### DIRECTIONS FOR THIS TASK
Note each line of the entries that includes "blocks". Then copy those lines.

***** PROVIDED DATA *****

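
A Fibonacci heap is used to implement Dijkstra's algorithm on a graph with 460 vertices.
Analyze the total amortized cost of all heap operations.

Dijkstra performs 460 insert, 460 extract-min, and at most E decrease-key operations. With Fibonacci heap: insert O(1) amortized, extract-min O(log n) amortized, decrease-key O(1) amortized. Total with n = 460: O(n * 1 + n * log n + E * 1) = O(n log n + E).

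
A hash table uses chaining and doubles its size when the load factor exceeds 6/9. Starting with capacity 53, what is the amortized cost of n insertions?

Rehashing occurs when load exceeds 6/9. Total rehash cost is geometric series summing to O(n). Each insertion itself is O(1). Amortized: O(1).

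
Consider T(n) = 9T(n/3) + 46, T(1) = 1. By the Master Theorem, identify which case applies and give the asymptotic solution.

a=9, b=3, f(n)=46.
log_3(9) = 2 > 0.
Since f(n) = O(n^0) is polynomially smaller than n^2, Case 1 applies.
T(n) = Theta(n^2).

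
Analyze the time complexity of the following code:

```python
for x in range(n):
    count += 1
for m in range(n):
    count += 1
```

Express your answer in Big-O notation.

Time complexity: O(n).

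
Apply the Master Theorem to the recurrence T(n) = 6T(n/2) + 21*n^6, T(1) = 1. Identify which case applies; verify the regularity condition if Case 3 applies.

a=6, b=2, f(n)=21*n^6.
log_2(6) = 2.585 < 6.
f(n) = Omega(n^(2.585+epsilon)) for some epsilon > 0, so Case 3 is the candidate.
Regularity: a*f(n/b) = 6*21*(n/2)^6 = (6/64)*21*n^6 <= c*f(n) with c = 6/64 < 1. Satisfied.
Case 3: T(n) = Theta(n^6).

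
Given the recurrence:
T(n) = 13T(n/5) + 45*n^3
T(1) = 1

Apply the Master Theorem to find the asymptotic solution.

a=13, b=5, f(n)=45*n^3. log_5(13) = 1.594 < 3. Case 3: T(n) = O(n^3).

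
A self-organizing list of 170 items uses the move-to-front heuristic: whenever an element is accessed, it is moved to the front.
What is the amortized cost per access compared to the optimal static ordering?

With potential Phi = number of inversions between the MTF list and the optimal static list (at most C(170,2)), each access has amortized cost at most 2 * (cost under optimal static ordering). This is the move-to-front 2-competitiveness result.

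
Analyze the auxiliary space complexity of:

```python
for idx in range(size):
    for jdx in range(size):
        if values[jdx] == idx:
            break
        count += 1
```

Space complexity: O(1).
Only a constant amount of auxiliary storage is used; nothing grows with n.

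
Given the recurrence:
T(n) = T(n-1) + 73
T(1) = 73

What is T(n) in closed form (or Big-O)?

Unrolling: T(n) = T(n-1) + 73 = T(n-2) + 2*73 = ... = T(1) + (n-1)*73 = 73 + (n-1)*73 = 73n.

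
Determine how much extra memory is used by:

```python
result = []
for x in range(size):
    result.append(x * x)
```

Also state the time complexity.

Space complexity: O(n).
Auxiliary storage grows linearly with the input size n in the worst case.
Time complexity: O(n).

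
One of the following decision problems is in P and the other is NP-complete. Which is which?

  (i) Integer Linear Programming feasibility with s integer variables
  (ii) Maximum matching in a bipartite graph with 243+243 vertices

(i) is NP-complete: ILP feasibility is NP-complete (LP relaxation is in P).
(ii) is P: Hopcroft-Karp runs in O(E sqrt(V)).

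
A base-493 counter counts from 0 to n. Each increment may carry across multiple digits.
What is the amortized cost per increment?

Digit at position i changes every 493^i increments. Total digit changes over n increments: n * 493/(493-1) = O(n). Amortized: O(1).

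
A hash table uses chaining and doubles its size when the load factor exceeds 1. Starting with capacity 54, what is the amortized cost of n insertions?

Rehashing occurs when load exceeds 1. Total rehash cost is geometric series summing to O(n). Each insertion itself is O(1). Amortized: O(1).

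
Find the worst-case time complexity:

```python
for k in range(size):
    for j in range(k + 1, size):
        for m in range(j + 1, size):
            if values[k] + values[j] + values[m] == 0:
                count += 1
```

Time complexity: O(n^3).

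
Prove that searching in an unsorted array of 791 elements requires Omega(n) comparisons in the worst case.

An adversary can always place the target in the last position checked. Until all 791 positions are examined, the target might be in any unchecked position. Therefore 791 comparisons are necessary.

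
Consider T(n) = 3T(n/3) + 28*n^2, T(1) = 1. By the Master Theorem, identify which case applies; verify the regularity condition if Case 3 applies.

a=3, b=3, f(n)=28*n^2.
log_3(3) = 1 < 2.
f(n) = Omega(n^(1+epsilon)) for some epsilon > 0, so Case 3 is the candidate.
Regularity: a*f(n/b) = 3*28*(n/3)^2 = (3/9)*28*n^2 <= c*f(n) with c = 3/9 < 1. Satisfied.
Case 3: T(n) = Theta(n^2).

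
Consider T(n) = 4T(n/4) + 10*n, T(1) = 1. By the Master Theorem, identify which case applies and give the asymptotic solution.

a=4, b=4, f(n)=10*n.
log_4(4) = 1, so n^(log_b(a)) = n.
f(n) = Theta(n), so Case 2 applies.
T(n) = Theta(n log n).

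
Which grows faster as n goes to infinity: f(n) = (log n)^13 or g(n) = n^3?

g(n) = n^3 grows faster: any positive polynomial dominates any polylog.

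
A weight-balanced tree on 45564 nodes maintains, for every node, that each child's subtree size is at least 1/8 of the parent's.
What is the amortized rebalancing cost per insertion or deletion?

With balance ratio 1/8, tree height is O(log_{8/1}(45564)) = O(log n). A rebalance at a node of size s costs O(s) but requires Omega(s) updates in that subtree to retrigger. Summed over the O(log n) ancestors of the touched leaf, amortized rebalancing is O(log n).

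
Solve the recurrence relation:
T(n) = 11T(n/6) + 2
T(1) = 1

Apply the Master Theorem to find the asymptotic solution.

a=11, b=6, f(n)=2. log_6(11) = 1.338. Case 1 of Master Theorem: T(n) = O(n^1.338).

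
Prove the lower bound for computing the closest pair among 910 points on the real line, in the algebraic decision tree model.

Reduction from element distinctness: given 910 reals, the closest-pair distance is 0 iff two are equal. Element distinctness has an Omega(n log n) lower bound in the algebraic decision tree model (Ben-Or). Therefore closest pair on a line also requires Omega(n log n). Sorting then a linear scan achieves this.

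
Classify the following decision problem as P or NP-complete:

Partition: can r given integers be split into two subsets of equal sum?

This problem is NP-complete: Subset Sum reduces to it (one of Karp's 21 NP-complete problems).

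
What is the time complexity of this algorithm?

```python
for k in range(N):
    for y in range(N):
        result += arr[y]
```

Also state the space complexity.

Time complexity: O(n^2).
Space complexity: O(1).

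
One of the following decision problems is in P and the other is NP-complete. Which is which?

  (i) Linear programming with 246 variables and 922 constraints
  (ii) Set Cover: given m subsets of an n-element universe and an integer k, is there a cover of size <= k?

(i) is P: the ellipsoid and interior-point methods run in polynomial time.
(ii) is NP-complete: one of Karp's 21 NP-complete problems (with k part of the input).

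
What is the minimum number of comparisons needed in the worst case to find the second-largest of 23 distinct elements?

Lower bound: finding the max needs 23-1 comparisons. By the adversary weight-doubling argument, the max must personally win >= ceil(log_2(23)) = 5 comparisons; the 2nd-largest is among those 5 losers, needing 5-1 more comparisons. Total >= 23-1 + 5-1 = 26. A balanced knockout tournament achieves this.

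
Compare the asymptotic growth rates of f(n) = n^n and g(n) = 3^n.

f(n) = n^n grows faster: n^n / 3^n = (n/3)^n -> infinity once n > 3.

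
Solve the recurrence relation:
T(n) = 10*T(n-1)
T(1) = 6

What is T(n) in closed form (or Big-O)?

Each step multiplies by 10. T(n) = T(1)*10^(n-1) = 6*10^(n-1).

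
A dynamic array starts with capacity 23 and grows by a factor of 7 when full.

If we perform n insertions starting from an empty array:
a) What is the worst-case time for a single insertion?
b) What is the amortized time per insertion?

(a) Worst-case single insertion: O(n) -- when the array is full at capacity c, the resize copies all c elements, and c can be Theta(n).
(b) Resizes happen at sizes 23, 161, 1127, ... Total copy cost for n insertions: 23 + 161 + ... = O(n) (geometric series with ratio 1/7). Amortized cost per insertion: O(n)/n = O(1).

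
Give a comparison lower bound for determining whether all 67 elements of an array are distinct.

In the algebraic decision-tree model, the YES region for element distinctness on 67 elements has 67! connected components (one per ordering). Ben-Or's theorem then gives a lower bound of Omega(log(n!)) = Omega(n log n).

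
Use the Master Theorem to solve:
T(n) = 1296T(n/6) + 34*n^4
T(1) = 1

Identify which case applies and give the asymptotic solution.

a=1296, b=6, f(n)=34*n^4.
log_6(1296) = 4, so n^(log_b(a)) = n^4.
f(n) = Theta(n^4), so Case 2 applies.
T(n) = Theta(n^4 log n).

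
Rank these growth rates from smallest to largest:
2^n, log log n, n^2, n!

Ordered by growth rate: log log n < n^2 < 2^n < n!.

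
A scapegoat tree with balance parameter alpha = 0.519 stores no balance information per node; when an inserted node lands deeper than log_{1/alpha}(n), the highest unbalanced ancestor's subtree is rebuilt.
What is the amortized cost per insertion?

Search/insert path is O(log n). A rebuild of a subtree of size s costs O(s), but with alpha = 0.519 at least Omega(s) insertions must have occurred in that subtree since its last rebuild. Charging O(1) of the rebuild to each such insertion gives O(log n) amortized.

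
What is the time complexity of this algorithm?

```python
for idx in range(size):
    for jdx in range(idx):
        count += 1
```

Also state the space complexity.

Time complexity: O(n^2).
Space complexity: O(1).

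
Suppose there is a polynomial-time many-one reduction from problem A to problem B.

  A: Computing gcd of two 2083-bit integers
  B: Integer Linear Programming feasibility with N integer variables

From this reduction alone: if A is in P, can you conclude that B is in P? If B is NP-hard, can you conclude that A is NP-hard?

A poly-time reduction A <=_p B transfers tractability DOWN (B easy => A easy) and hardness UP (A hard => B hard), not the reverse.
From A in P, the reduction alone does NOT give B in P: any problem in P trivially reduces to SAT, yet SAT is not known to be in P.
From B NP-hard, the reduction alone does NOT give A NP-hard: again, easy problems reduce to hard ones.
(Here in fact A is P and B is NP-complete.)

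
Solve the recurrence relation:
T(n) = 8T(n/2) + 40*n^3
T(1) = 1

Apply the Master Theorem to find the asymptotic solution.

a=8, b=2, f(n)=40*n^3. log_2(8) = 3. Case 2: T(n) = O(n^3 log n).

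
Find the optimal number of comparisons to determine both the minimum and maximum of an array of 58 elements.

Naive approach: 114 comparisons (57 for max + 57 for min).
Optimal: Compare elements in pairs first (floor(n/2) = 29 comparisons), then find max among winners and min among losers (28 comparisons each).
Total: ceil(3n/2) - 2 = 85 comparisons. An adversary argument shows this is also a lower bound.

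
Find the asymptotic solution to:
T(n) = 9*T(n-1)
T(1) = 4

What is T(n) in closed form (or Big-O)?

Each step multiplies by 9. T(n) = T(1)*9^(n-1) = 4*9^(n-1).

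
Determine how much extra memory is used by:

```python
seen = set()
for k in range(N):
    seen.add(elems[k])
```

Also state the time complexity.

Space complexity: O(n).
Auxiliary storage grows linearly with the input size n in the worst case.
Time complexity: O(n).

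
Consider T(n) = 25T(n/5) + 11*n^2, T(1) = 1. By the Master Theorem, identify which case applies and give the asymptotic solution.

a=25, b=5, f(n)=11*n^2.
log_5(25) = 2, so n^(log_b(a)) = n^2.
f(n) = Theta(n^2), so Case 2 applies.
T(n) = Theta(n^2 log n).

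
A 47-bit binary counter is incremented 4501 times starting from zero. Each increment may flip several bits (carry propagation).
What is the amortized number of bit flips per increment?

Bit i flips on every 2^i-th increment, so over 4501 increments bit i flips floor(4501/2^i) times. Summing over i: total flips < 2 * 4501. Amortized: < 2 = O(1) per increment.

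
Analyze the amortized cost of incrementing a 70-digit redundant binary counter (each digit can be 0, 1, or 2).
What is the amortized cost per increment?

A redundant counter on 70 digits allows digit values 0, 1, 2. Increment adds 1 to the least significant digit and carries any 2 to a 0 plus +1 on the next digit. With potential Phi = (number of 2-digits), each increment does O(1) actual work plus a chain of carries, each of which decreases Phi by 1. Amortized O(1).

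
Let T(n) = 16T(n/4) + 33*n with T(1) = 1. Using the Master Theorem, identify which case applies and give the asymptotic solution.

a=16, b=4, f(n)=33*n.
log_4(16) = 2 > 1.
Since f(n) = O(n^1) is polynomially smaller than n^2, Case 1 applies.
T(n) = Theta(n^2).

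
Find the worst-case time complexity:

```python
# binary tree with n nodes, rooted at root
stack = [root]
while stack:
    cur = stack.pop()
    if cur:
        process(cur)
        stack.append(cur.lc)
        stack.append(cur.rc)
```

Time complexity: O(n).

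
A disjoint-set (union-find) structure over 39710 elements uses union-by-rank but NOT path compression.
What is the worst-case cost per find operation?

Union-by-rank alone keeps every tree's height <= log_2(39710) ~= 15.3. Each find traverses from a node to its root, costing O(height) = O(log n). Without path compression this bound is tight.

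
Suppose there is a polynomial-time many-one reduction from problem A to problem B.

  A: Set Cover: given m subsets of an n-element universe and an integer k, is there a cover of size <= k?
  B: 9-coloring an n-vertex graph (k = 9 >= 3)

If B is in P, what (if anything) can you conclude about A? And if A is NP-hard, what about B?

A poly-time reduction A <=_p B means any A-instance can be transformed to a B-instance in poly time.
If B is in P: compose the reduction with B's poly-time algorithm to solve A in poly time, so A is in P.
If A is NP-hard: every NP problem reduces to A, which reduces to B; composing reductions, every NP problem reduces to B, so B is NP-hard.
(Here in fact A is NP-complete and B is NP-complete.)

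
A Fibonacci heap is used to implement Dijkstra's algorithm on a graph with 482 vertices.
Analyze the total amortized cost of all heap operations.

Dijkstra performs 482 insert, 482 extract-min, and at most E decrease-key operations. With Fibonacci heap: insert O(1) amortized, extract-min O(log n) amortized, decrease-key O(1) amortized. Total with n = 482: O(n * 1 + n * log n + E * 1) = O(n log n + E).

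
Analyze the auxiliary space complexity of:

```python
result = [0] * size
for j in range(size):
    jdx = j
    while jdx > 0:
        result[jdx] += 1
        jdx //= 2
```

Space complexity: O(n).
Auxiliary storage grows linearly with the input size n in the worst case.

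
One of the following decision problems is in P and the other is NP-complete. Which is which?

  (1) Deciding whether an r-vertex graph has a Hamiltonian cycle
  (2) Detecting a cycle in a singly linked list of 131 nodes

(1) is NP-complete: one of Karp's 21 NP-complete problems.
(2) is P: Floyd's tortoise-and-hare runs in O(n) time, O(1) space.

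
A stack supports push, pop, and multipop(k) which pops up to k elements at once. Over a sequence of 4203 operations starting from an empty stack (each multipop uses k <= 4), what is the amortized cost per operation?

Each element is pushed exactly once and popped at most once (whether by pop or as part of a multipop). So the total number of individual pops over the whole sequence is at most the number of pushes, which is at most 4203. Total work <= 2 * 4203, hence O(1) amortized per operation.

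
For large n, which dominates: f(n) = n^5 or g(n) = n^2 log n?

f(n) = n^5 grows faster: n^5 / (n^2 log n) = n^3/log n -> infinity.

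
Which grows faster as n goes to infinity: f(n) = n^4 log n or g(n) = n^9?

g(n) = n^9 grows faster: n^9 / (n^4 log n) = n^5/log n -> infinity.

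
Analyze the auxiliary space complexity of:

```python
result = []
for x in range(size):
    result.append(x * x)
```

Space complexity: O(n).
Auxiliary storage grows linearly with the input size n in the worst case.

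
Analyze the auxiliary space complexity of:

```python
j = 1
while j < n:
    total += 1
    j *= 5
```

Space complexity: O(1).
Only a constant amount of auxiliary storage is used; nothing grows with n.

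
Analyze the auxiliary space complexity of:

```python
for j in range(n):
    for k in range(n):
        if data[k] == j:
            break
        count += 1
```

Space complexity: O(1).
Only a constant amount of auxiliary storage is used; nothing grows with n.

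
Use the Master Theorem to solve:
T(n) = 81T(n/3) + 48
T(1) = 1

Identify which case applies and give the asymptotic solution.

a=81, b=3, f(n)=48.
log_3(81) = 4 > 0.
Since f(n) = O(n^0) is polynomially smaller than n^4, Case 1 applies.
T(n) = Theta(n^4).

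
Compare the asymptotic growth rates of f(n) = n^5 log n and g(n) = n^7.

g(n) = n^7 grows faster: n^7 / (n^5 log n) = n^2/log n -> infinity.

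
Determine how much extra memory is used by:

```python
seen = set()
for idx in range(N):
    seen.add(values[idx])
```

Space complexity: O(n).
Auxiliary storage grows linearly with the input size n in the worst case.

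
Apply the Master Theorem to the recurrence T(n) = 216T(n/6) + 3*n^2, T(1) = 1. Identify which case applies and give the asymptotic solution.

a=216, b=6, f(n)=3*n^2.
log_6(216) = 3 > 2.
Since f(n) = O(n^2) is polynomially smaller than n^3, Case 1 applies.
T(n) = Theta(n^3).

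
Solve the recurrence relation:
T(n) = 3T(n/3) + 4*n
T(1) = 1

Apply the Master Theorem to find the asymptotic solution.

a=3, b=3, f(n)=4*n. log_3(3) = 1. Case 2: T(n) = O(n log n).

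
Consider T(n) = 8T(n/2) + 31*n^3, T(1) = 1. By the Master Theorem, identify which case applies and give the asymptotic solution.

a=8, b=2, f(n)=31*n^3.
log_2(8) = 3, so n^(log_b(a)) = n^3.
f(n) = Theta(n^3), so Case 2 applies.
T(n) = Theta(n^3 log n).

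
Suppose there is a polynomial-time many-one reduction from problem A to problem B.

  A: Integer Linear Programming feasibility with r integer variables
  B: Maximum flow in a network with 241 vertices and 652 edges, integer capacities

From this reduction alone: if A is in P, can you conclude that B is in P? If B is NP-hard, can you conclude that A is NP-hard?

A poly-time reduction A <=_p B transfers tractability DOWN (B easy => A easy) and hardness UP (A hard => B hard), not the reverse.
From A in P, the reduction alone does NOT give B in P: any problem in P trivially reduces to SAT, yet SAT is not known to be in P.
From B NP-hard, the reduction alone does NOT give A NP-hard: again, easy problems reduce to hard ones.
(Here in fact A is NP-complete and B is in P, so no such reduction is known -- its existence would imply P = NP; the analysis concerns only what the assumed reduction would or would not let you conclude.)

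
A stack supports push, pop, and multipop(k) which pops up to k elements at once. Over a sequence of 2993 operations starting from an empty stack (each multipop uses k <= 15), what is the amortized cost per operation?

Each element is pushed exactly once and popped at most once (whether by pop or as part of a multipop). So the total number of individual pops over the whole sequence is at most the number of pushes, which is at most 2993. Total work <= 2 * 2993, hence O(1) amortized per operation.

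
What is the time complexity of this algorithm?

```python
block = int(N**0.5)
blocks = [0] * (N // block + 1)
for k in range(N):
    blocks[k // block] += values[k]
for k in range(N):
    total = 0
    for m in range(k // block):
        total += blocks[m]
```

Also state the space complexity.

Time complexity: O(n * sqrt(n)).
Space complexity: O(sqrt(n)).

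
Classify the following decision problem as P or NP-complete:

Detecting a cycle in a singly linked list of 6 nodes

This problem is in P: Floyd's tortoise-and-hare runs in O(n) time, O(1) space.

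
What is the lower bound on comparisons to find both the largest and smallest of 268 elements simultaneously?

Pair elements first (floor(268/2) comparisons), then find max among winners and min among losers. Total: ceil(3*268/2) - 2 = 400 comparisons.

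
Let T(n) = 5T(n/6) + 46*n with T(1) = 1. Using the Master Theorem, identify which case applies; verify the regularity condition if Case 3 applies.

a=5, b=6, f(n)=46*n.
log_6(5) = 0.8982 < 1.
f(n) = Omega(n^(0.8982+epsilon)) for some epsilon > 0, so Case 3 is the candidate.
Regularity: a*f(n/b) = 5*46*(n/6)^1 = (5/6)*46*n^1 <= c*f(n) with c = 5/6 < 1. Satisfied.
Case 3: T(n) = Theta(n).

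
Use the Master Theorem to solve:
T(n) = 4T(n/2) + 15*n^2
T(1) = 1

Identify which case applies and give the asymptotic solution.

a=4, b=2, f(n)=15*n^2.
log_2(4) = 2, so n^(log_b(a)) = n^2.
f(n) = Theta(n^2), so Case 2 applies.
T(n) = Theta(n^2 log n).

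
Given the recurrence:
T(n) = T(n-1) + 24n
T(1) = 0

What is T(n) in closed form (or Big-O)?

Unrolling: T(n) = 0 + 24*(2 + 3 + ... + n) = 0 + 24*(n(n+1)/2 - 1) = O(n^2).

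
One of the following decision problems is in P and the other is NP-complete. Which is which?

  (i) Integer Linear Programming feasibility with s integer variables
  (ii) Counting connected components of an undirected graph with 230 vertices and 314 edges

(i) is NP-complete: ILP feasibility is NP-complete (LP relaxation is in P).
(ii) is P: BFS/DFS visits each vertex and edge once: O(V+E).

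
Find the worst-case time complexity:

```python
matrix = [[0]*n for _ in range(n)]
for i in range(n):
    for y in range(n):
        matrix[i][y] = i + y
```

Time complexity: O(n^2).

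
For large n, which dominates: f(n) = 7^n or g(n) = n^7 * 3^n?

f(n) = 7^n grows faster: 7^n / (n^7 3^n) = (7/3)^n / n^7 -> infinity since 7/3 > 1.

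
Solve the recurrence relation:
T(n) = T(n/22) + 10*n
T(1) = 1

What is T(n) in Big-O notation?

Geometric series: 10*n*(1 + 1/22 + 1/22^2 + ...) = O(n). T(n) = O(n).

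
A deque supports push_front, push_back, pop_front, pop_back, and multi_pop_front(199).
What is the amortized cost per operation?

Assign 2 credits to each push operation. A pop uses 1 saved credit. multi_pop_front(199) uses up to 199 saved credits from previous pushes. Credits never go negative. Amortized cost is O(1).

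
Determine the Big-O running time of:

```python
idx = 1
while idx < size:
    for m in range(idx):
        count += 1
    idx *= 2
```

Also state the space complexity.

Time complexity: O(n).
Space complexity: O(1).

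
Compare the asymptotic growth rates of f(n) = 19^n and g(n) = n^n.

g(n) = n^n grows faster: n^n / 19^n = (n/19)^n -> infinity once n > 19.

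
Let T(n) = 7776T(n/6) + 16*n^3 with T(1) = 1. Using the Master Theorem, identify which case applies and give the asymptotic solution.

a=7776, b=6, f(n)=16*n^3.
log_6(7776) = 5 > 3.
Since f(n) = O(n^3) is polynomially smaller than n^5, Case 1 applies.
T(n) = Theta(n^5).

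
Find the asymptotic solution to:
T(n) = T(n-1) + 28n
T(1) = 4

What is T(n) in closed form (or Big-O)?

Unrolling: T(n) = 4 + 28*(2 + 3 + ... + n) = 4 + 28*(n(n+1)/2 - 1) = O(n^2).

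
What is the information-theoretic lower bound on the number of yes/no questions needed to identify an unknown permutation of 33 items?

There are 33! = 8683317618811886495518194401280000000 permutations. Each yes/no question gives at most 1 bit, so at least ceil(log_2(8683317618811886495518194401280000000)) = 123 questions are needed.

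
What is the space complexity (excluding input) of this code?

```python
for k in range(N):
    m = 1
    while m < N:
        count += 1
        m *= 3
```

Space complexity: O(1).
Only a constant amount of auxiliary storage is used; nothing grows with n.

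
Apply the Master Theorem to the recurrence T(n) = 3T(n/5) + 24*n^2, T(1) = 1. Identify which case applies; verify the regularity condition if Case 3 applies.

a=3, b=5, f(n)=24*n^2.
log_5(3) = 0.6826 < 2.
f(n) = Omega(n^(0.6826+epsilon)) for some epsilon > 0, so Case 3 is the candidate.
Regularity: a*f(n/b) = 3*24*(n/5)^2 = (3/25)*24*n^2 <= c*f(n) with c = 3/25 < 1. Satisfied.
Case 3: T(n) = Theta(n^2).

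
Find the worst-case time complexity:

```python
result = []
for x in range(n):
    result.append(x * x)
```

Time complexity: O(n).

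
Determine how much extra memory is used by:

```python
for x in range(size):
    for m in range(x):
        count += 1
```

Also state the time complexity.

Space complexity: O(1).
Only a constant amount of auxiliary storage is used; nothing grows with n.
Time complexity: O(n^2).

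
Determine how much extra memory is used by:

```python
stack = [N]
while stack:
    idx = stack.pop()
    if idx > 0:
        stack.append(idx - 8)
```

Space complexity: O(1).
Only a constant amount of auxiliary storage is used; nothing grows with n.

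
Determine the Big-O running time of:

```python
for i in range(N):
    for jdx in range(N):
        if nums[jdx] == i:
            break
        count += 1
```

Time complexity: O(n^2).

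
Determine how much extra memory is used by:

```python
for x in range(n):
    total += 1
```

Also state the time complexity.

Space complexity: O(1).
Only a constant amount of auxiliary storage is used; nothing grows with n.
Time complexity: O(n).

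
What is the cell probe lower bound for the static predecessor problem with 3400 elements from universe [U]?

The Patrascu-Thorup lower bound shows any data structure on n = 3400 elements using O(n * polylog(n)) space requires Omega(log log U) query time. van Emde Boas trees achieve O(log log U) with O(U) space.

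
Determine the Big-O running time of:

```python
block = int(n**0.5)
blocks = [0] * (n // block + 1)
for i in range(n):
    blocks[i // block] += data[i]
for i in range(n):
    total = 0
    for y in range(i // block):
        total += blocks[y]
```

Time complexity: O(n * sqrt(n)).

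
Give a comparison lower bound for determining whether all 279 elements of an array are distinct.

In the algebraic decision-tree model, the YES region for element distinctness on 279 elements has 279! connected components (one per ordering). Ben-Or's theorem then gives a lower bound of Omega(log(n!)) = Omega(n log n).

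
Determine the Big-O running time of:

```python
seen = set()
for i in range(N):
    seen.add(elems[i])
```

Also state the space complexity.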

*****

### WRITTEN REPLY
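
blocks = [0] * (N // block + 1)
    blocks[k // block] += values[k]
        total += blocks[m]
blocks = [0] * (n // block + 1)
    blocks[i // block] += data[i]
        total += blocks[y]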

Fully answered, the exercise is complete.